* WHAT YOU NEED TO DO *
Please print the entries below exactly, from the line with "For the molecule COC(=O)C=1C=C(C=O)C(=CC=1)C(=O)OC" through the line with "O=C(C)C=1C=C(C#N)SC=1", including both of those lines and leaving out all others.

* EXERCISE INPUT *
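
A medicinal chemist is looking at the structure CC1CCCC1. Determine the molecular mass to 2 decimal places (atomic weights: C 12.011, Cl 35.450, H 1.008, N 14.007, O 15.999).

84.16 g/mol

First, the molecular formula is C6H12 (counting implicit H from valence).
  C: 6 × 12.011 = 72.066
  H: 12 × 1.008 = 12.096
Sum: 6×12.011 + 12×1.008 = 84.162 → 84.16 g/mol.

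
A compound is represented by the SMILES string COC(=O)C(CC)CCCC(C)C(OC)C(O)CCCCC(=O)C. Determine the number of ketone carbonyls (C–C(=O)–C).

The ketone motif appears at heavy-atom position 22 in the SMILES.
Other groups present: 1 ester, 1 ether, 1 hydroxyl.
Ketone count: 1.

1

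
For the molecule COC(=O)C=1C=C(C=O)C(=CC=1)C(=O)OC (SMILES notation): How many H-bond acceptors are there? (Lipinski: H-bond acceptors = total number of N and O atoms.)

N atoms: 0; O atoms: 5.
Lipinski HBA = 0 + 5 = 5.

5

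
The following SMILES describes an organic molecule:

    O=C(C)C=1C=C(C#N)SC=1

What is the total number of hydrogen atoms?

Walk through each heavy atom and fill implicit hydrogens from standard valence (C 4, N 3, O 2, S 2, halogen 1):
  atom 1: O, bond orders sum to 2 (valence 2) → 0 H
  atom 2: C, bond orders sum to 4 (valence 4) → 0 H
  atom 3: C, bond orders sum to 1 (valence 4) → 3 H
  atom 4: C, bond orders sum to 4 (valence 4) → 0 H
  atom 5: C, bond orders sum to 3 (valence 4) → 1 H
  atom 6: C, bond orders sum to 4 (valence 4) → 0 H
  atom 7: C, bond orders sum to 4 (valence 4) → 0 H
  atom 8: N, bond orders sum to 3 (valence 3) → 0 H
  atom 9: S, bond orders sum to 2 (valence 2) → 0 H
  atom 10: C, bond orders sum to 3 (valence 4) → 1 H
Total hydrogens: 5.

5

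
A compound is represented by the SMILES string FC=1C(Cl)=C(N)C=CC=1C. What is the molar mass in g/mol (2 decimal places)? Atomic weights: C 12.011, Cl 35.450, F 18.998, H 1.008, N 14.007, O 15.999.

First, the molecular formula is C7H7ClFN (counting implicit H from valence).
  C: 7 × 12.011 = 84.077
  Cl: 1 × 35.450 = 35.450
  F: 1 × 18.998 = 18.998
  H: 7 × 1.008 = 7.056
  N: 1 × 14.007 = 14.007
Sum: 7×12.011 + 1×35.450 + 1×18.998 + 7×1.008 + 1×14.007 = 159.588 → 159.59 g/mol.

159.59 g/mol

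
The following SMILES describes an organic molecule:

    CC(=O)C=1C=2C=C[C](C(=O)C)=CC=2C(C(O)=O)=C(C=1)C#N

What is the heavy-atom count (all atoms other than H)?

21

Every atom symbol written in the SMILES (organic subset) is one heavy atom; implicit H are not written.
Heavy atoms by element → C:16, N:1, O:4.
Total: 21.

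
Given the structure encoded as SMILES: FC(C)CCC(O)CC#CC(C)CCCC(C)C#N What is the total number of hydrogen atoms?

26

Walk through each heavy atom and fill implicit hydrogens from standard valence (C 4, N 3, O 2, S 2, halogen 1):
  atom 1: F (halogen, monovalent) → 0 H
  atom 2: C, bond orders sum to 3 (valence 4) → 1 H
  atom 3: C, bond orders sum to 1 (valence 4) → 3 H
  atom 4: C, bond orders sum to 2 (valence 4) → 2 H
  atom 5: C, bond orders sum to 2 (valence 4) → 2 H
  atom 6: C, bond orders sum to 3 (valence 4) → 1 H
  atom 7: O, bond orders sum to 1 (valence 2) → 1 H
  atom 8: C, bond orders sum to 2 (valence 4) → 2 H
  atom 9: C, bond orders sum to 4 (valence 4) → 0 H
  atom 10: C, bond orders sum to 4 (valence 4) → 0 H
  atom 11: C, bond orders sum to 3 (valence 4) → 1 H
  atom 12: C, bond orders sum to 1 (valence 4) → 3 H
  atom 13: C, bond orders sum to 2 (valence 4) → 2 H
  atom 14: C, bond orders sum to 2 (valence 4) → 2 H
  atom 15: C, bond orders sum to 2 (valence 4) → 2 H
  atom 16: C, bond orders sum to 3 (valence 4) → 1 H
  atom 17: C, bond orders sum to 1 (valence 4) → 3 H
  atom 18: C, bond orders sum to 4 (valence 4) → 0 H
  atom 19: N, bond orders sum to 3 (valence 3) → 0 H
Total hydrogens: 26.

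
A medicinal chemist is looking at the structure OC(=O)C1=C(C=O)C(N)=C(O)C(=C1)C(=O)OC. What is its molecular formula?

Walk through each heavy atom and fill implicit hydrogens from standard valence (C 4, N 3, O 2, S 2, halogen 1):
  atom 1: O, bond orders sum to 1 (valence 2) → 1 H
  atom 2: C, bond orders sum to 4 (valence 4) → 0 H
  atom 3: O, bond orders sum to 2 (valence 2) → 0 H
  atom 4: C, bond orders sum to 4 (valence 4) → 0 H
  atom 5: C, bond orders sum to 4 (valence 4) → 0 H
  atom 6: C, bond orders sum to 3 (valence 4) → 1 H
  atom 7: O, bond orders sum to 2 (valence 2) → 0 H
  atom 8: C, bond orders sum to 4 (valence 4) → 0 H
  atom 9: N, bond orders sum to 1 (valence 3) → 2 H
  atom 10: C, bond orders sum to 4 (valence 4) → 0 H
  atom 11: O, bond orders sum to 1 (valence 2) → 1 H
  atom 12: C, bond orders sum to 4 (valence 4) → 0 H
  atom 13: C, bond orders sum to 3 (valence 4) → 1 H
  atom 14: C, bond orders sum to 4 (valence 4) → 0 H
  atom 15: O, bond orders sum to 2 (valence 2) → 0 H
  atom 16: O, bond orders sum to 2 (valence 2) → 0 H
  atom 17: C, bond orders sum to 1 (valence 4) → 3 H
Totals → C:10, H:9, N:1, O:6.

C10H9NO6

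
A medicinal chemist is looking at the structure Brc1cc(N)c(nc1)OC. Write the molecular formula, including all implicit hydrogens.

C6H7BrN2O

Walk through each heavy atom and fill implicit hydrogens from standard valence (C 4, N 3, O 2, S 2, halogen 1); for lowercase aromatic atoms, an aromatic c carries 1 H when it has two neighbours and 0 H with three, and aromatic n carries 0 H:
  atom 1: Br (halogen, monovalent) → 0 H
  atom 2: aromatic c, 3 neighbours → 0 H
  atom 3: aromatic c, 2 neighbours → 1 H
  atom 4: aromatic c, 3 neighbours → 0 H
  atom 5: N, bond orders sum to 1 (valence 3) → 2 H
  atom 6: aromatic c, 3 neighbours → 0 H
  atom 7: aromatic n, 2 neighbours → 0 H
  atom 8: aromatic c, 2 neighbours → 1 H
  atom 9: O, bond orders sum to 2 (valence 2) → 0 H
  atom 10: C, bond orders sum to 1 (valence 4) → 3 H
Totals → C:6, H:7, Br:1, N:2, O:1.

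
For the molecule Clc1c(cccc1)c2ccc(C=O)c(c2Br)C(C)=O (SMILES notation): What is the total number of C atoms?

15

Count every carbon token in the SMILES (each C, including those in ring-closure positions and inside branches).
Carbon count: 15.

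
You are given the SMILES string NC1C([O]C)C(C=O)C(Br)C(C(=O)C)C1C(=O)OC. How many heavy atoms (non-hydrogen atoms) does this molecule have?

19

Every atom symbol written in the SMILES (organic subset) is one heavy atom; implicit H are not written.
Heavy atoms by element → Br:1, C:12, N:1, O:5.
Total: 19.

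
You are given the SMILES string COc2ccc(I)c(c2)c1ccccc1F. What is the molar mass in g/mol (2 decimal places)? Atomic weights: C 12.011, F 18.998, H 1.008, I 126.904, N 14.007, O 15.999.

328.12 g/mol

First, the molecular formula is C13H10FIO (counting implicit H from valence).
  C: 13 × 12.011 = 156.143
  F: 1 × 18.998 = 18.998
  H: 10 × 1.008 = 10.080
  I: 1 × 126.904 = 126.904
  O: 1 × 15.999 = 15.999
Sum: 13×12.011 + 1×18.998 + 10×1.008 + 1×126.904 + 1×15.999 = 328.124 → 328.12 g/mol.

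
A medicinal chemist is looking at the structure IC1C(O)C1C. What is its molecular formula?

C4H7IO

Walk through each heavy atom and fill implicit hydrogens from standard valence (C 4, N 3, O 2, S 2, halogen 1):
  atom 1: I (halogen, monovalent) → 0 H
  atom 2: C, bond orders sum to 3 (valence 4) → 1 H
  atom 3: C, bond orders sum to 3 (valence 4) → 1 H
  atom 4: O, bond orders sum to 1 (valence 2) → 1 H
  atom 5: C, bond orders sum to 3 (valence 4) → 1 H
  atom 6: C, bond orders sum to 1 (valence 4) → 3 H
Totals → C:4, H:7, I:1, O:1.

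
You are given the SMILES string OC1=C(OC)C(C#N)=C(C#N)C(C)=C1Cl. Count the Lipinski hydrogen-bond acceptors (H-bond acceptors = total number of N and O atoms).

N atoms: 2; O atoms: 2.
Lipinski HBA = 2 + 2 = 4.

4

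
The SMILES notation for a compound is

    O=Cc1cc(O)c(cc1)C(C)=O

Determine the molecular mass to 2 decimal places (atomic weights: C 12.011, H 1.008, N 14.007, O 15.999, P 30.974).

164.16 g/mol

First, the molecular formula is C9H8O3 (counting implicit H from valence).
  C: 9 × 12.011 = 108.099
  H: 8 × 1.008 = 8.064
  O: 3 × 15.999 = 47.997
Sum: 9×12.011 + 8×1.008 + 3×15.999 = 164.160 → 164.16 g/mol.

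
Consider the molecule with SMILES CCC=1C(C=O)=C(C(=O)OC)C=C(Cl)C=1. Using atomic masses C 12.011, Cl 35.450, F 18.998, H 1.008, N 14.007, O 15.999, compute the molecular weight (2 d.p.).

First, the molecular formula is C11H11ClO3 (counting implicit H from valence).
  C: 11 × 12.011 = 132.121
  Cl: 1 × 35.450 = 35.450
  H: 11 × 1.008 = 11.088
  O: 3 × 15.999 = 47.997
Sum: 11×12.011 + 1×35.450 + 11×1.008 + 3×15.999 = 226.656 → 226.66 g/mol.

226.66 g/mol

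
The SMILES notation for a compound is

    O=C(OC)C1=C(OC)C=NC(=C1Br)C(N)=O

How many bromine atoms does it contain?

Scan the SMILES for Br atoms (remember two-letter symbols like Cl and Br are single atoms).
Bromine count: 1.

1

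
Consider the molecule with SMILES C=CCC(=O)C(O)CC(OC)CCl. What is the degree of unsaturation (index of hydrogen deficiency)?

Degree of unsaturation = (number of rings) + (number of π bonds).
Ring closures in the SMILES: 0.
π bonds: 2 double bonds (each 1 DoU) → 2 DoU from unsaturation.
Total DoU = 0 + 2 = 2.

2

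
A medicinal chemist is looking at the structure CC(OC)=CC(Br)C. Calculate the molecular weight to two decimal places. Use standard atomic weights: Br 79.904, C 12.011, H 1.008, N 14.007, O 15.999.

First, the molecular formula is C6H11BrO (counting implicit H from valence).
  Br: 1 × 79.904 = 79.904
  C: 6 × 12.011 = 72.066
  H: 11 × 1.008 = 11.088
  O: 1 × 15.999 = 15.999
Sum: 1×79.904 + 6×12.011 + 11×1.008 + 1×15.999 = 179.057 → 179.06 g/mol.

179.06 g/mol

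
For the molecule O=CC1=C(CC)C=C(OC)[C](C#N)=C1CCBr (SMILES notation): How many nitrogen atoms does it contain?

1

Scan the SMILES for N atoms (remember two-letter symbols like Cl and Br are single atoms).
Nitrogen count: 1.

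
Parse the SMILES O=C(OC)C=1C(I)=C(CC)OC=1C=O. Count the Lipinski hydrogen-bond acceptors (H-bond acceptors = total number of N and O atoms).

4

N atoms: 0; O atoms: 4.
Lipinski HBA = 0 + 4 = 4.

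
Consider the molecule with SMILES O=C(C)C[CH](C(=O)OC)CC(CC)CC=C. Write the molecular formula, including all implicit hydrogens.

Walk through each heavy atom and fill implicit hydrogens from standard valence (C 4, N 3, O 2, S 2, halogen 1):
  atom 1: O, bond orders sum to 2 (valence 2) → 0 H
  atom 2: C, bond orders sum to 4 (valence 4) → 0 H
  atom 3: C, bond orders sum to 1 (valence 4) → 3 H
  atom 4: C, bond orders sum to 2 (valence 4) → 2 H
  atom 5: C with explicit H count 1
  atom 6: C, bond orders sum to 4 (valence 4) → 0 H
  atom 7: O, bond orders sum to 2 (valence 2) → 0 H
  atom 8: O, bond orders sum to 2 (valence 2) → 0 H
  atom 9: C, bond orders sum to 1 (valence 4) → 3 H
  atom 10: C, bond orders sum to 2 (valence 4) → 2 H
  atom 11: C, bond orders sum to 3 (valence 4) → 1 H
  atom 12: C, bond orders sum to 2 (valence 4) → 2 H
  atom 13: C, bond orders sum to 1 (valence 4) → 3 H
  atom 14: C, bond orders sum to 2 (valence 4) → 2 H
  atom 15: C, bond orders sum to 3 (valence 4) → 1 H
  atom 16: C, bond orders sum to 2 (valence 4) → 2 H
Totals → C:13, H:22, O:3.

C13H22O3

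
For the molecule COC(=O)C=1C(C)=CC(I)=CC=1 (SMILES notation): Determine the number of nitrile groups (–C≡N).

Scan the SMILES for the nitrile motif — none present.
Groups that are present: 1 ester.

0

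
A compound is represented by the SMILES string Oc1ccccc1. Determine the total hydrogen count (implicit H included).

6

Walk through each heavy atom and fill implicit hydrogens from standard valence (C 4, N 3, O 2, S 2, halogen 1); for lowercase aromatic atoms, an aromatic c carries 1 H when it has two neighbours and 0 H with three, and aromatic n carries 0 H:
  atom 1: O, bond orders sum to 1 (valence 2) → 1 H
  atom 2: aromatic c, 3 neighbours → 0 H
  atom 3: aromatic c, 2 neighbours → 1 H
  atom 4: aromatic c, 2 neighbours → 1 H
  atom 5: aromatic c, 2 neighbours → 1 H
  atom 6: aromatic c, 2 neighbours → 1 H
  atom 7: aromatic c, 2 neighbours → 1 H
Total hydrogens: 6.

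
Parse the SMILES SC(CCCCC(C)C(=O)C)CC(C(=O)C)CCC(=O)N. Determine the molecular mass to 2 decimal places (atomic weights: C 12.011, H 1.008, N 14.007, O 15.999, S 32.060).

315.47 g/mol

First, the molecular formula is C16H29NO3S (counting implicit H from valence).
  C: 16 × 12.011 = 192.176
  H: 29 × 1.008 = 29.232
  N: 1 × 14.007 = 14.007
  O: 3 × 15.999 = 47.997
  S: 1 × 32.060 = 32.060
Sum: 16×12.011 + 29×1.008 + 1×14.007 + 3×15.999 + 1×32.060 = 315.472 → 315.47 g/mol.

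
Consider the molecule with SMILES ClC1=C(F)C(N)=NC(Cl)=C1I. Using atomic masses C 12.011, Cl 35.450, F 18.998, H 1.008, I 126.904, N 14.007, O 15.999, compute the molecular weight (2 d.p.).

306.89 g/mol

First, the molecular formula is C5H2Cl2FIN2 (counting implicit H from valence).
  C: 5 × 12.011 = 60.055
  Cl: 2 × 35.450 = 70.900
  F: 1 × 18.998 = 18.998
  H: 2 × 1.008 = 2.016
  I: 1 × 126.904 = 126.904
  N: 2 × 14.007 = 28.014
Sum: 5×12.011 + 2×35.450 + 1×18.998 + 2×1.008 + 1×126.904 + 2×14.007 = 306.887 → 306.89 g/mol.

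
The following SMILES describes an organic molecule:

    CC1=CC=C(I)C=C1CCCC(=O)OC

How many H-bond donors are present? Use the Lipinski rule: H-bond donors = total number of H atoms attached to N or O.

0

Donors: find every N or O and count the H atoms it carries.
  atom 13 (O): bond orders sum to 2 → 0 H
  atom 14 (O): bond orders sum to 2 → 0 H
Lipinski HBD = 0.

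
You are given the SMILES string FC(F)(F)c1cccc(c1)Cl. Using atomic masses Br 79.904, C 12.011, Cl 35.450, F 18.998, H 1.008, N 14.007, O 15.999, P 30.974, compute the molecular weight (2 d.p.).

180.55 g/mol

First, the molecular formula is C7H4ClF3 (counting implicit H from valence).
  C: 7 × 12.011 = 84.077
  Cl: 1 × 35.450 = 35.450
  F: 3 × 18.998 = 56.994
  H: 4 × 1.008 = 4.032
Sum: 7×12.011 + 1×35.450 + 3×18.998 + 4×1.008 = 180.553 → 180.55 g/mol.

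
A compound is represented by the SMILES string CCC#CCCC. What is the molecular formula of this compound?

C7H12

Walk through each heavy atom and fill implicit hydrogens from standard valence (C 4, N 3, O 2, S 2, halogen 1):
  atom 1: C, bond orders sum to 1 (valence 4) → 3 H
  atom 2: C, bond orders sum to 2 (valence 4) → 2 H
  atom 3: C, bond orders sum to 4 (valence 4) → 0 H
  atom 4: C, bond orders sum to 4 (valence 4) → 0 H
  atom 5: C, bond orders sum to 2 (valence 4) → 2 H
  atom 6: C, bond orders sum to 2 (valence 4) → 2 H
  atom 7: C, bond orders sum to 1 (valence 4) → 3 H
Totals → C:7, H:12.
In Hill order: C7H12.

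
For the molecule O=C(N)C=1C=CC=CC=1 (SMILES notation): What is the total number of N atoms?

1

Scan the SMILES for N atoms (remember two-letter symbols like Cl and Br are single atoms).
Nitrogen count: 1.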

* RESULT BELOW *
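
For the molecule COC(=O)C=1C=C(C=O)C(=CC=1)C(=O)OC (SMILES notation): How many H-bond acceptors are there? (Lipinski: H-bond acceptors = total number of N and O atoms.)

N atoms: 0; O atoms: 5.
Lipinski HBA = 0 + 5 = 5.

5

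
The following SMILES describes an organic molecule:

    O=C(C)C=1C=C(C#N)SC=1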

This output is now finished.